RECORD EXCERPTS ->

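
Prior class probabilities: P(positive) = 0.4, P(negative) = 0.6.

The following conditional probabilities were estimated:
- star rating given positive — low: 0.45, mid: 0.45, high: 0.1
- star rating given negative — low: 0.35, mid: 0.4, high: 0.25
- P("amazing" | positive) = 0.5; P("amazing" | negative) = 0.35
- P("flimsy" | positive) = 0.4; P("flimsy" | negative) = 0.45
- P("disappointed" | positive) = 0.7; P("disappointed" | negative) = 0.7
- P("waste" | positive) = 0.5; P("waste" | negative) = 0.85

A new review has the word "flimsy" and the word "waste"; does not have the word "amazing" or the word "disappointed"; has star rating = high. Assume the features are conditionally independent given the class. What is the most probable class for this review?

negative

positive: 0.4 × 0.1 × (1−0.5) × 0.4 × (1−0.7) × 0.5 = 0.0012
negative: 0.6 × 0.25 × (1−0.35) × 0.45 × (1−0.7) × 0.85 = 0.011188125
Highest score → negative.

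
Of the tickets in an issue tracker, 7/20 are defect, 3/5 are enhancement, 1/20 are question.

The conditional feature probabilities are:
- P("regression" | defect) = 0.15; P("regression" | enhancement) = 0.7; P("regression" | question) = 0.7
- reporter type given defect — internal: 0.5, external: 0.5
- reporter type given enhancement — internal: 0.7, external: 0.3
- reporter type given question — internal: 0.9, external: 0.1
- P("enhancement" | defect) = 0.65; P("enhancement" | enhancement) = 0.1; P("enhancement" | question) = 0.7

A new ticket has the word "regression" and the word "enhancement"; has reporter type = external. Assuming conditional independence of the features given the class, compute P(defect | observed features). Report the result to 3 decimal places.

0.531

defect: 0.35 × 0.15 × 0.5 × 0.65 = 0.0170625
enhancement: 0.6 × 0.7 × 0.3 × 0.1 = 0.0126
question: 0.05 × 0.7 × 0.1 × 0.7 = 0.00245
P(defect | x) = 0.0170625 / 0.0321125 ≈ 0.531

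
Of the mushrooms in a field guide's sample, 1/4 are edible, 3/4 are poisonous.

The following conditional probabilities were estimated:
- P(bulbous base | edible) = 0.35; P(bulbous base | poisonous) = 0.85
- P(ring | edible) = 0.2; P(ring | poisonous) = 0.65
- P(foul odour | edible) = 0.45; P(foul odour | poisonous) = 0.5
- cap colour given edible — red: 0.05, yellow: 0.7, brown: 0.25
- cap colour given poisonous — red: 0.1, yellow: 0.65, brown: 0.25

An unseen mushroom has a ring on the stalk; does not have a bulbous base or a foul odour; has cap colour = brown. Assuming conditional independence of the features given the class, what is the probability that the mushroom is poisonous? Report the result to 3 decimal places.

0.672

edible: 0.25 × (1−0.35) × 0.2 × (1−0.45) × 0.25 = 0.00446875
poisonous: 0.75 × (1−0.85) × 0.65 × (1−0.5) × 0.25 = 0.009140625
P(poisonous | x) = 0.009140625 / 0.013609375 ≈ 0.672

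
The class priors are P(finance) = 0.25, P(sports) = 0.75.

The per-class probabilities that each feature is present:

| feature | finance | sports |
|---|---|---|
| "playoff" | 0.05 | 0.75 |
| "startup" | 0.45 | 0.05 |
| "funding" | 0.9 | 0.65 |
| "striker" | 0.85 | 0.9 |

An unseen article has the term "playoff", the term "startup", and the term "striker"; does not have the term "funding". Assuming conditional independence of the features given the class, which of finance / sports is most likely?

finance: 0.25 × 0.05 × 0.45 × (1−0.9) × 0.85 = 0.000478125
sports: 0.75 × 0.75 × 0.05 × (1−0.65) × 0.9 = 0.008859375
Highest score → sports.

sports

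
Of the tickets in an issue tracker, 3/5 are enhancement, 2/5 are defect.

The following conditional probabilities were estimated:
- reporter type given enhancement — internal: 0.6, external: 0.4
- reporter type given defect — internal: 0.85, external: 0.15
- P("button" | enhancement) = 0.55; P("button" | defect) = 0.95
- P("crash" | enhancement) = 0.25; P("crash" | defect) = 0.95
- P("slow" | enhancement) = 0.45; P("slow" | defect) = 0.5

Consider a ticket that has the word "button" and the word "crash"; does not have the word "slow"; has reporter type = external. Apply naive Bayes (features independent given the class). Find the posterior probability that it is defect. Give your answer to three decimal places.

enhancement: 0.6 × 0.4 × 0.55 × 0.25 × (1−0.45) = 0.01815
defect: 0.4 × 0.15 × 0.95 × 0.95 × (1−0.5) = 0.027075
P(defect | x) = 0.027075 / 0.045225 ≈ 0.599

0.599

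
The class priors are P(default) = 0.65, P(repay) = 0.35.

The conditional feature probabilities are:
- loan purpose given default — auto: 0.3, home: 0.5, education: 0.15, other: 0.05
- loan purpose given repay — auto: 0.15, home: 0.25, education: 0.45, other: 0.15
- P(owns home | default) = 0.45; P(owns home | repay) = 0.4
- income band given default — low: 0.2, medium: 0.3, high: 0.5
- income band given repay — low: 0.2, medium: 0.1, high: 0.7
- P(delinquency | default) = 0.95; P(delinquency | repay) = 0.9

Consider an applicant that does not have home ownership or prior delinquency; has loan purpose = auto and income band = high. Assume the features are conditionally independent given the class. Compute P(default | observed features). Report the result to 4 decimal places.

0.5487

default: 0.65 × 0.3 × (1−0.45) × 0.5 × (1−0.95) = 0.00268125
repay: 0.35 × 0.15 × (1−0.4) × 0.7 × (1−0.9) = 0.002205
P(default | x) = 0.00268125 / 0.00488625 ≈ 0.5487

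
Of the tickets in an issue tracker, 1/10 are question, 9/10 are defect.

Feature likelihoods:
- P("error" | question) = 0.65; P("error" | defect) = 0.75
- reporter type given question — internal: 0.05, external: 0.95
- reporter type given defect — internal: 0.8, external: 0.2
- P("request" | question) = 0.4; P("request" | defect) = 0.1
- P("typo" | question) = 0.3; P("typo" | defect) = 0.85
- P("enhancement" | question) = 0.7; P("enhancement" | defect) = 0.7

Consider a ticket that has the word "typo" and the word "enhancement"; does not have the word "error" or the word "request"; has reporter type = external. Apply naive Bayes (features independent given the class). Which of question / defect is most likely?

defect

question: 0.1 × (1−0.65) × 0.95 × (1−0.4) × 0.3 × 0.7 = 0.0041895
defect: 0.9 × (1−0.75) × 0.2 × (1−0.1) × 0.85 × 0.7 = 0.0240975
Highest score → defect.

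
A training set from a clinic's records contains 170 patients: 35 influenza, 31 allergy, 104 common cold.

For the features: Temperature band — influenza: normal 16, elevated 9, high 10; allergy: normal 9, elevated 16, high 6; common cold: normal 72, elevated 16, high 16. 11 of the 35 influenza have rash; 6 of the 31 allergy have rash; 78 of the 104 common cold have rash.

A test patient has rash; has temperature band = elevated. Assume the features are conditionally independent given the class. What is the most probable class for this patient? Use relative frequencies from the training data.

influenza: (35/170) × (9/35) × (11/35) ≈ 0.0166387
allergy: (31/170) × (16/31) × (6/31) ≈ 0.0182163
common cold: (104/170) × (16/104) × (78/104) ≈ 0.0705882
Highest score → common cold.

common cold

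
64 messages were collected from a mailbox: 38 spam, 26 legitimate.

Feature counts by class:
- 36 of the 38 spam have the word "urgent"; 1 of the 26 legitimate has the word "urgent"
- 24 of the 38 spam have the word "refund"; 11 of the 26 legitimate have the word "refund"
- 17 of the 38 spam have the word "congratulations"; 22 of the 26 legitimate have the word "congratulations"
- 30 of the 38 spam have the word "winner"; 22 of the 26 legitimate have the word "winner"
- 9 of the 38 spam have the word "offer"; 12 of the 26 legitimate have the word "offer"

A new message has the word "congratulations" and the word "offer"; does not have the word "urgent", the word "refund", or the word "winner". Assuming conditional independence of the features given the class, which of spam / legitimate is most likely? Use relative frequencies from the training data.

spam: (38/64) × (2/38) × (14/38) × (17/38) × (8/38) × (9/38) ≈ 0.000256818
legitimate: (26/64) × (25/26) × (15/26) × (22/26) × (4/26) × (12/26) ≈ 0.0135401
Highest score → legitimate.

legitimate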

ACTIVITY -> Copy exactly the lines from the top of the entries through the line with "- star rating given negative" in it, please, keeping both ends and adding nothing.

RESPONSE BELOW ->
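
Prior class probabilities: P(positive) = 0.4, P(negative) = 0.6.

The following conditional probabilities were estimated:
- star rating given positive — low: 0.45, mid: 0.45, high: 0.1
- star rating given negative — low: 0.35, mid: 0.4, high: 0.25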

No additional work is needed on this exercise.